=== Begin Enclosure ===

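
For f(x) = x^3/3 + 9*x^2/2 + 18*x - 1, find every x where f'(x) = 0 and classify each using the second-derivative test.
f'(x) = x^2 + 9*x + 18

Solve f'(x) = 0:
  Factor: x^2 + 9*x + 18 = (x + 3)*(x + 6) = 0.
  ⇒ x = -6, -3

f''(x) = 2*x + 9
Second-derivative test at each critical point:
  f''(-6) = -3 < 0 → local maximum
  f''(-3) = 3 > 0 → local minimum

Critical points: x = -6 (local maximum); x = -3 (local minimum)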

=== End Enclosure ===

▶ [Aim of the task]
Transcribe the entire listing above exactly as written.

▶ [Task answer]
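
For f(x) = x^3/3 + 9*x^2/2 + 18*x - 1, find every x where f'(x) = 0 and classify each using the second-derivative test.
f'(x) = x^2 + 9*x + 18

Solve f'(x) = 0:
  Factor: x^2 + 9*x + 18 = (x + 3)*(x + 6) = 0.
  ⇒ x = -6, -3

f''(x) = 2*x + 9
Second-derivative test at each critical point:
  f''(-6) = -3 < 0 → local maximum
  f''(-3) = 3 > 0 → local minimum

Critical points: x = -6 (local maximum); x = -3 (local minimum)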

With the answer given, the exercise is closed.